- Problem to work on
If a line below holds the word "tree", count it; then say how many such lines there are and nothing else.

-------- Material for this exercise --------

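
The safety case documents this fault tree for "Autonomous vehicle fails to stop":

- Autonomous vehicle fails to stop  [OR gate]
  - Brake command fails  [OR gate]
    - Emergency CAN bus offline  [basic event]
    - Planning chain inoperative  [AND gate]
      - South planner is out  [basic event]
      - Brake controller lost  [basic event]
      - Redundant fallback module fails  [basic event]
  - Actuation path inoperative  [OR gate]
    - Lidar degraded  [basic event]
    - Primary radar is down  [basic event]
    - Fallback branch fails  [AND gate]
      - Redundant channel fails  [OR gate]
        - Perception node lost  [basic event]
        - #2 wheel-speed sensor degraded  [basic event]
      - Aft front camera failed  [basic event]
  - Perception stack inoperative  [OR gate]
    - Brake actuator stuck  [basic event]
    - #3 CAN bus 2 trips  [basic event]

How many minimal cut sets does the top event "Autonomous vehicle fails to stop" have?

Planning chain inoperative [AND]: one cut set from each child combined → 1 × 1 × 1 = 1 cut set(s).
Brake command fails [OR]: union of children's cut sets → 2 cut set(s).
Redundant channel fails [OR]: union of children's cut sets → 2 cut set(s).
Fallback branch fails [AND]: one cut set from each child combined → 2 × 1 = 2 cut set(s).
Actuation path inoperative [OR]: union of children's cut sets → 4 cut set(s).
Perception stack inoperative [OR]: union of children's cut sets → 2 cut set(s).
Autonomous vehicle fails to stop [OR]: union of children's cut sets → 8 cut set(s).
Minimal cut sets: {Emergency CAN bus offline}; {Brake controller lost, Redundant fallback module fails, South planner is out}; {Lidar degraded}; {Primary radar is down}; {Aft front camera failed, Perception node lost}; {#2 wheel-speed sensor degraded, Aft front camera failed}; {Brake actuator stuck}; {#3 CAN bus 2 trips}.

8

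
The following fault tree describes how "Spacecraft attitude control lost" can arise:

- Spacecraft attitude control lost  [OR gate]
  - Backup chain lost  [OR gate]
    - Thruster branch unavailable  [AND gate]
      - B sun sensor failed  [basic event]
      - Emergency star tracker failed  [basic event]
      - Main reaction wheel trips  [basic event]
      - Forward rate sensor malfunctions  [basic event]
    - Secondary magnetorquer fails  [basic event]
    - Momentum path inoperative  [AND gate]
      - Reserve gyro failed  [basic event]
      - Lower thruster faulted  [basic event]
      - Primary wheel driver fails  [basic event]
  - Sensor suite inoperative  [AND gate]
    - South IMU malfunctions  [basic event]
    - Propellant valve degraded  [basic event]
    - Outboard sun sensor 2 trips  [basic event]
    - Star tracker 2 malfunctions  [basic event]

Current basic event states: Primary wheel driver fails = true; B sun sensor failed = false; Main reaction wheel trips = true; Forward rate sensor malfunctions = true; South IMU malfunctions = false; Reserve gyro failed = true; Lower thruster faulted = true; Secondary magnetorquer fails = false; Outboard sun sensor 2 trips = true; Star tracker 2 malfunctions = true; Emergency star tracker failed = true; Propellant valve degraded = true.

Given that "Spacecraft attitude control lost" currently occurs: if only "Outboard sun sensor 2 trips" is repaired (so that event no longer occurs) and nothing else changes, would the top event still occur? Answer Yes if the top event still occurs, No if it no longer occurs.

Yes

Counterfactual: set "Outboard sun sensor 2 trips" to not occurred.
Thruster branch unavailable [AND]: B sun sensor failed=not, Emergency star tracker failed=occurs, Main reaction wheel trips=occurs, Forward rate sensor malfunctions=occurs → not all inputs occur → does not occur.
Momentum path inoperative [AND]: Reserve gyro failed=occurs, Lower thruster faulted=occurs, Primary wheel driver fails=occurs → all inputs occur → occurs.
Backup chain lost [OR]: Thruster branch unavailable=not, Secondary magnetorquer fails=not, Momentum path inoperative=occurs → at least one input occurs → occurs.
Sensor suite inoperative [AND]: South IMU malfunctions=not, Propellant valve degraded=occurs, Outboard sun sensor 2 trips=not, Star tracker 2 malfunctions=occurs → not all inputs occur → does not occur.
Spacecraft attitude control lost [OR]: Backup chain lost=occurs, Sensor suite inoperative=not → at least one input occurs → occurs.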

--------

- Task response
2